*Problem details:* The entries are to be repeated verbatim, with nothing left out.
---------- Given information
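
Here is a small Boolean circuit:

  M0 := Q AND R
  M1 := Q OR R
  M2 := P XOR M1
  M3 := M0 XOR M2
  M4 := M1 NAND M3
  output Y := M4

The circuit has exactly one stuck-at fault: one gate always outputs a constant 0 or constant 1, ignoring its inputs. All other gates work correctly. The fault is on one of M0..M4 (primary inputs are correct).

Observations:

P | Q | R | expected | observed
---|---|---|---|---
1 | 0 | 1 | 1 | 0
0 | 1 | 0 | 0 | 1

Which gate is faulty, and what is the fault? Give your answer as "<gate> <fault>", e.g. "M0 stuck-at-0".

Fault-free values for test 1 (P=1, Q=0, R=1): M0=0, M1=1, M2=0, M3=0, M4=1, giving Y=1. Observed 0.
Test 1: faults giving observed 0 are {M0 stuck-at-1, M2 stuck-at-1, M3 stuck-at-1, M4 stuck-at-0}.
Test 2 (P=0, Q=1, R=0): fault-free M0=0, M1=1, M2=1, M3=1, M4=0 → 0; observed 1. Eliminates M2 stuck-at-1, M3 stuck-at-1, M4 stuck-at-0.
Only M0 stuck-at-1 is consistent with every test.

M0 stuck-at-1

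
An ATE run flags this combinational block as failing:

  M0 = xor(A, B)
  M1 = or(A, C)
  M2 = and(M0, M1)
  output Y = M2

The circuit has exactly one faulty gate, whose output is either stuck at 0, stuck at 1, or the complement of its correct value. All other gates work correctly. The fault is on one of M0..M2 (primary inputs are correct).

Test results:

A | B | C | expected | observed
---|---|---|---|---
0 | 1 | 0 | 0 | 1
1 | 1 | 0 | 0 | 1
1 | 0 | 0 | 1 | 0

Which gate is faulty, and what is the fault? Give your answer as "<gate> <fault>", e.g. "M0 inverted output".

M2 inverted output

Fault-free values for test 1 (A=0, B=1, C=0): M0=1, M1=0, M2=0, giving Y=0. Observed 1.
Test 1: faults giving observed 1 are {M1 stuck-at-1, M1 inverted output, M2 stuck-at-1, M2 inverted output}.
Test 2 (A=1, B=1, C=0): fault-free M0=0, M1=1, M2=0 → 0; observed 1. Eliminates M1 stuck-at-1, M1 inverted output.
Test 3 (A=1, B=0, C=0): fault-free M0=1, M1=1, M2=1 → 1; observed 0. Eliminates M2 stuck-at-1.
Only M2 inverted output is consistent with every test.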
--------------------
*Solution:*
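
Here is a small Boolean circuit:

  M0 := Q AND R
  M1 := Q OR R
  M2 := P XOR M1
  M3 := M0 XOR M2
  M4 := M1 NAND M3
  output Y := M4

The circuit has exactly one stuck-at fault: one gate always outputs a constant 0 or constant 1, ignoring its inputs. All other gates work correctly. The fault is on one of M0..M4 (primary inputs are correct).

Observations:

P | Q | R | expected | observed
---|---|---|---|---
1 | 0 | 1 | 1 | 0
0 | 1 | 0 | 0 | 1

Which gate is faulty, and what is the fault? Give your answer as "<gate> <fault>", e.g. "M0 stuck-at-0".

Fault-free values for test 1 (P=1, Q=0, R=1): M0=0, M1=1, M2=0, M3=0, M4=1, giving Y=1. Observed 0.
Test 1: faults giving observed 0 are {M0 stuck-at-1, M2 stuck-at-1, M3 stuck-at-1, M4 stuck-at-0}.
Test 2 (P=0, Q=1, R=0): fault-free M0=0, M1=1, M2=1, M3=1, M4=0 → 0; observed 1. Eliminates M2 stuck-at-1, M3 stuck-at-1, M4 stuck-at-0.
Only M0 stuck-at-1 is consistent with every test.

M0 stuck-at-1

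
An ATE run flags this combinational block as failing:

  M0 = xor(A, B)
  M1 = or(A, C)
  M2 = and(M0, M1)
  output Y = M2

The circuit has exactly one faulty gate, whose output is either stuck at 0, stuck at 1, or the complement of its correct value. All other gates work correctly. The fault is on one of M0..M2 (primary inputs are correct).

Test results:

A | B | C | expected | observed
---|---|---|---|---
0 | 1 | 0 | 0 | 1
1 | 1 | 0 | 0 | 1
1 | 0 | 0 | 1 | 0

Which gate is faulty, and what is the fault? Give your answer as "<gate> <fault>", e.g. "M0 inverted output".

M2 inverted output

Fault-free values for test 1 (A=0, B=1, C=0): M0=1, M1=0, M2=0, giving Y=0. Observed 1.
Test 1: faults giving observed 1 are {M1 stuck-at-1, M1 inverted output, M2 stuck-at-1, M2 inverted output}.
Test 2 (A=1, B=1, C=0): fault-free M0=0, M1=1, M2=0 → 0; observed 1. Eliminates M1 stuck-at-1, M1 inverted output.
Test 3 (A=1, B=0, C=0): fault-free M0=1, M1=1, M2=1 → 1; observed 0. Eliminates M2 stuck-at-1.
Only M2 inverted output is consistent with every test.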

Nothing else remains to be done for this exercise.